**What is needed:**
Print out all of the data below, keeping it identical to the original.

(Collected data entries)

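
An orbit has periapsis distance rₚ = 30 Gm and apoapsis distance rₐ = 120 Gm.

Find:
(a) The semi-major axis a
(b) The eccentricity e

Convert to SI: rₚ = 30 Gm = 3e+10 m; rₐ = 120 Gm = 1.2e+11 m.
(a) a = (rₚ + rₐ) / 2 = (3e+10 + 1.2e+11) / 2 ≈ 7.5e+10 m = 75 Gm.
(b) e = (rₐ − rₚ) / (rₐ + rₚ) = (1.2e+11 − 3e+10) / (1.2e+11 + 3e+10) ≈ 0.6.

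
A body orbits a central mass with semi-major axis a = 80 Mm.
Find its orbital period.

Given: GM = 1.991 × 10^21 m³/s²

Convert to SI: a = 80 Mm = 8e+07 m.
Kepler's third law: T = 2π √(a³ / GM).
Substituting a = 8e+07 m and GM = 1.991e+21 m³/s²:
T = 2π √((8e+07)³ / 1.991e+21) s
T ≈ 100.8 s = 1.679 minutes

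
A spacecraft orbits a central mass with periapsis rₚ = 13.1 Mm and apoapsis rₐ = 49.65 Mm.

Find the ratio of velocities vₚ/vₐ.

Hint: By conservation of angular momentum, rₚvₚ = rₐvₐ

Convert to SI: rₚ = 13.1 Mm = 1.31e+07 m; rₐ = 49.65 Mm = 4.965e+07 m.
Conservation of angular momentum gives rₚvₚ = rₐvₐ, so vₚ/vₐ = rₐ/rₚ.
vₚ/vₐ = 4.965e+07 / 1.31e+07 ≈ 3.79.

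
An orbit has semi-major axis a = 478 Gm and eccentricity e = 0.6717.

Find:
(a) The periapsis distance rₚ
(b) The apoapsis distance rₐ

Convert to SI: a = 478 Gm = 4.78e+11 m.
(a) rₚ = a(1 − e) = 4.78e+11 · (1 − 0.6717) = 4.78e+11 · 0.3283 ≈ 1.569e+11 m = 156.9 Gm.
(b) rₐ = a(1 + e) = 4.78e+11 · (1 + 0.6717) = 4.78e+11 · 1.6717 ≈ 7.991e+11 m = 799.1 Gm.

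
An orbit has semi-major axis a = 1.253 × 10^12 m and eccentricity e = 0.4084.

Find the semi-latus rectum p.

p = a (1 − e²).
p = 1.253e+12 · (1 − (0.4084)²) = 1.253e+12 · 0.833209 ≈ 1.044e+12 m = 1.044 × 10^12 m.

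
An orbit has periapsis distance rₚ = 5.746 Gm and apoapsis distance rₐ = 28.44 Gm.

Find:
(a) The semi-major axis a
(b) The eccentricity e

Convert to SI: rₚ = 5.746 Gm = 5.746e+09 m; rₐ = 28.44 Gm = 2.844e+10 m.
(a) a = (rₚ + rₐ) / 2 = (5.746e+09 + 2.844e+10) / 2 ≈ 1.709e+10 m = 17.09 Gm.
(b) e = (rₐ − rₚ) / (rₐ + rₚ) = (2.844e+10 − 5.746e+09) / (2.844e+10 + 5.746e+09) ≈ 0.6638.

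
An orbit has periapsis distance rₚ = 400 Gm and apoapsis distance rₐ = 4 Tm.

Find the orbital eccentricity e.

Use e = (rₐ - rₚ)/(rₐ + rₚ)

Convert to SI: rₚ = 400 Gm = 4e+11 m; rₐ = 4 Tm = 4e+12 m.
e = (rₐ − rₚ) / (rₐ + rₚ).
e = (4e+12 − 4e+11) / (4e+12 + 4e+11) = 3.6e+12 / 4.4e+12 ≈ 0.8182.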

**Output below:**
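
An orbit has periapsis distance rₚ = 30 Gm and apoapsis distance rₐ = 120 Gm.

Find:
(a) The semi-major axis a
(b) The eccentricity e

Convert to SI: rₚ = 30 Gm = 3e+10 m; rₐ = 120 Gm = 1.2e+11 m.
(a) a = (rₚ + rₐ) / 2 = (3e+10 + 1.2e+11) / 2 ≈ 7.5e+10 m = 75 Gm.
(b) e = (rₐ − rₚ) / (rₐ + rₚ) = (1.2e+11 − 3e+10) / (1.2e+11 + 3e+10) ≈ 0.6.

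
A body orbits a central mass with semi-major axis a = 80 Mm.
Find its orbital period.

Given: GM = 1.991 × 10^21 m³/s²

Convert to SI: a = 80 Mm = 8e+07 m.
Kepler's third law: T = 2π √(a³ / GM).
Substituting a = 8e+07 m and GM = 1.991e+21 m³/s²:
T = 2π √((8e+07)³ / 1.991e+21) s
T ≈ 100.8 s = 1.679 minutes

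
A spacecraft orbits a central mass with periapsis rₚ = 13.1 Mm and apoapsis rₐ = 49.65 Mm.

Find the ratio of velocities vₚ/vₐ.

Hint: By conservation of angular momentum, rₚvₚ = rₐvₐ

Convert to SI: rₚ = 13.1 Mm = 1.31e+07 m; rₐ = 49.65 Mm = 4.965e+07 m.
Conservation of angular momentum gives rₚvₚ = rₐvₐ, so vₚ/vₐ = rₐ/rₚ.
vₚ/vₐ = 4.965e+07 / 1.31e+07 ≈ 3.79.

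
An orbit has semi-major axis a = 478 Gm and eccentricity e = 0.6717.

Find:
(a) The periapsis distance rₚ
(b) The apoapsis distance rₐ

Convert to SI: a = 478 Gm = 4.78e+11 m.
(a) rₚ = a(1 − e) = 4.78e+11 · (1 − 0.6717) = 4.78e+11 · 0.3283 ≈ 1.569e+11 m = 156.9 Gm.
(b) rₐ = a(1 + e) = 4.78e+11 · (1 + 0.6717) = 4.78e+11 · 1.6717 ≈ 7.991e+11 m = 799.1 Gm.

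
An orbit has semi-major axis a = 1.253 × 10^12 m and eccentricity e = 0.4084.

Find the semi-latus rectum p.

p = a (1 − e²).
p = 1.253e+12 · (1 − (0.4084)²) = 1.253e+12 · 0.833209 ≈ 1.044e+12 m = 1.044 × 10^12 m.

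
An orbit has periapsis distance rₚ = 5.746 Gm and apoapsis distance rₐ = 28.44 Gm.

Find:
(a) The semi-major axis a
(b) The eccentricity e

Convert to SI: rₚ = 5.746 Gm = 5.746e+09 m; rₐ = 28.44 Gm = 2.844e+10 m.
(a) a = (rₚ + rₐ) / 2 = (5.746e+09 + 2.844e+10) / 2 ≈ 1.709e+10 m = 17.09 Gm.
(b) e = (rₐ − rₚ) / (rₐ + rₚ) = (2.844e+10 − 5.746e+09) / (2.844e+10 + 5.746e+09) ≈ 0.6638.

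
An orbit has periapsis distance rₚ = 400 Gm and apoapsis distance rₐ = 4 Tm.

Find the orbital eccentricity e.

Use e = (rₐ - rₚ)/(rₐ + rₚ)

Convert to SI: rₚ = 400 Gm = 4e+11 m; rₐ = 4 Tm = 4e+12 m.
e = (rₐ − rₚ) / (rₐ + rₚ).
e = (4e+12 − 4e+11) / (4e+12 + 4e+11) = 3.6e+12 / 4.4e+12 ≈ 0.8182.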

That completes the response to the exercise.